Stored data
◆ ◆ ◆ ◆ ◆
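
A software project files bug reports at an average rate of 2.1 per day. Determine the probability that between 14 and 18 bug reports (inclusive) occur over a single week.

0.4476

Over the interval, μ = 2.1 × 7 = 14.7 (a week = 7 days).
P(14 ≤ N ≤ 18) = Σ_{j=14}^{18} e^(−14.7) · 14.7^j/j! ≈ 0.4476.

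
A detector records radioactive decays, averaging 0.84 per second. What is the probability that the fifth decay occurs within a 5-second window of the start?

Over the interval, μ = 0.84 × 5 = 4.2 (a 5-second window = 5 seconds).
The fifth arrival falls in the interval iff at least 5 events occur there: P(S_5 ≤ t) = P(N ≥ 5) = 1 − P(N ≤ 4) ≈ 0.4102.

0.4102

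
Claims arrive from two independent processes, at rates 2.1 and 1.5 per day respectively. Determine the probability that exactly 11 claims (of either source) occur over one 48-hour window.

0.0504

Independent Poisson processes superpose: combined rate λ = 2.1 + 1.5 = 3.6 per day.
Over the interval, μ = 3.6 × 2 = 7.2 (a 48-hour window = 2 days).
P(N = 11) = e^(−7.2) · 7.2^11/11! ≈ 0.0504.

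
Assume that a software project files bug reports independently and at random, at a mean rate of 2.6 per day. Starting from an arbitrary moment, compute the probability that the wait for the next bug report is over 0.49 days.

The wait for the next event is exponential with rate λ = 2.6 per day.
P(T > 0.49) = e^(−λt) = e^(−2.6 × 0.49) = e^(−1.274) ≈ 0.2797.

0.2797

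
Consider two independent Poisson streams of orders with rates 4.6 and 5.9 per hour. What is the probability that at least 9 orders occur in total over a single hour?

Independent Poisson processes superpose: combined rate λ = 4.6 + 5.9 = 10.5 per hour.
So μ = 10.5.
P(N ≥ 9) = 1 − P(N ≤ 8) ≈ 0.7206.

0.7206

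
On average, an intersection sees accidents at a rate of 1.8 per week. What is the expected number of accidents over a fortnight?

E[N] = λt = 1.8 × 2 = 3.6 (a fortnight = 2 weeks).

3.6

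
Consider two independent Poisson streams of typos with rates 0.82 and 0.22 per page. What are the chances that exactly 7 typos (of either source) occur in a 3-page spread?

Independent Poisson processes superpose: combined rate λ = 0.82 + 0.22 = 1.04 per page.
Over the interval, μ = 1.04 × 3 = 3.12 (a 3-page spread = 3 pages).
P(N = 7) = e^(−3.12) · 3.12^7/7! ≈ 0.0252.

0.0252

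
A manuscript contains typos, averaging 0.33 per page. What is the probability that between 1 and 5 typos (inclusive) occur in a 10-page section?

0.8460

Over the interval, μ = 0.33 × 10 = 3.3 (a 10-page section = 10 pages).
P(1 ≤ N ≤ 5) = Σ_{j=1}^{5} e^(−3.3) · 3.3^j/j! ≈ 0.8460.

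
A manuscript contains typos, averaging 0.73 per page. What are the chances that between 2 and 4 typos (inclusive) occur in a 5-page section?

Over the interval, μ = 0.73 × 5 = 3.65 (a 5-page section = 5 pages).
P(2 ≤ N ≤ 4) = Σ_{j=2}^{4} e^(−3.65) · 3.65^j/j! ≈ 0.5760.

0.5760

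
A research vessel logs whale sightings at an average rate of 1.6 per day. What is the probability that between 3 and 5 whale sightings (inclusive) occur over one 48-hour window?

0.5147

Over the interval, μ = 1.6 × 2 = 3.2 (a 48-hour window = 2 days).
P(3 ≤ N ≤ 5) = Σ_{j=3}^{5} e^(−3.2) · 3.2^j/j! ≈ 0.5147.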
◆ ◆ ◆ ◆ ◆
**INSTRUCTIONS FOR THE TASK**:
Without skipping anything, transcribe every line above exactly.

**WRITTEN RESPONSE**:
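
A software project files bug reports at an average rate of 2.1 per day. Determine the probability that between 14 and 18 bug reports (inclusive) occur over a single week.

0.4476

Over the interval, μ = 2.1 × 7 = 14.7 (a week = 7 days).
P(14 ≤ N ≤ 18) = Σ_{j=14}^{18} e^(−14.7) · 14.7^j/j! ≈ 0.4476.

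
A detector records radioactive decays, averaging 0.84 per second. What is the probability that the fifth decay occurs within a 5-second window of the start?

Over the interval, μ = 0.84 × 5 = 4.2 (a 5-second window = 5 seconds).
The fifth arrival falls in the interval iff at least 5 events occur there: P(S_5 ≤ t) = P(N ≥ 5) = 1 − P(N ≤ 4) ≈ 0.4102.

0.4102

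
Claims arrive from two independent processes, at rates 2.1 and 1.5 per day respectively. Determine the probability that exactly 11 claims (of either source) occur over one 48-hour window.

0.0504

Independent Poisson processes superpose: combined rate λ = 2.1 + 1.5 = 3.6 per day.
Over the interval, μ = 3.6 × 2 = 7.2 (a 48-hour window = 2 days).
P(N = 11) = e^(−7.2) · 7.2^11/11! ≈ 0.0504.

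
Assume that a software project files bug reports independently and at random, at a mean rate of 2.6 per day. Starting from an arbitrary moment, compute the probability that the wait for the next bug report is over 0.49 days.

The wait for the next event is exponential with rate λ = 2.6 per day.
P(T > 0.49) = e^(−λt) = e^(−2.6 × 0.49) = e^(−1.274) ≈ 0.2797.

0.2797

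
Consider two independent Poisson streams of orders with rates 4.6 and 5.9 per hour. What is the probability that at least 9 orders occur in total over a single hour?

Independent Poisson processes superpose: combined rate λ = 4.6 + 5.9 = 10.5 per hour.
So μ = 10.5.
P(N ≥ 9) = 1 − P(N ≤ 8) ≈ 0.7206.

0.7206

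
On average, an intersection sees accidents at a rate of 1.8 per week. What is the expected number of accidents over a fortnight?

E[N] = λt = 1.8 × 2 = 3.6 (a fortnight = 2 weeks).

3.6

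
Consider two independent Poisson streams of typos with rates 0.82 and 0.22 per page. What are the chances that exactly 7 typos (of either source) occur in a 3-page spread?

Independent Poisson processes superpose: combined rate λ = 0.82 + 0.22 = 1.04 per page.
Over the interval, μ = 1.04 × 3 = 3.12 (a 3-page spread = 3 pages).
P(N = 7) = e^(−3.12) · 3.12^7/7! ≈ 0.0252.

0.0252

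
A manuscript contains typos, averaging 0.33 per page. What is the probability that between 1 and 5 typos (inclusive) occur in a 10-page section?

0.8460

Over the interval, μ = 0.33 × 10 = 3.3 (a 10-page section = 10 pages).
P(1 ≤ N ≤ 5) = Σ_{j=1}^{5} e^(−3.3) · 3.3^j/j! ≈ 0.8460.

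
A manuscript contains typos, averaging 0.73 per page. What are the chances that between 2 and 4 typos (inclusive) occur in a 5-page section?

Over the interval, μ = 0.73 × 5 = 3.65 (a 5-page section = 5 pages).
P(2 ≤ N ≤ 4) = Σ_{j=2}^{4} e^(−3.65) · 3.65^j/j! ≈ 0.5760.

0.5760

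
A research vessel logs whale sightings at an average rate of 1.6 per day. What is the probability that between 3 and 5 whale sightings (inclusive) occur over one 48-hour window?

0.5147

Over the interval, μ = 1.6 × 2 = 3.2 (a 48-hour window = 2 days).
P(3 ≤ N ≤ 5) = Σ_{j=3}^{5} e^(−3.2) · 3.2^j/j! ≈ 0.5147.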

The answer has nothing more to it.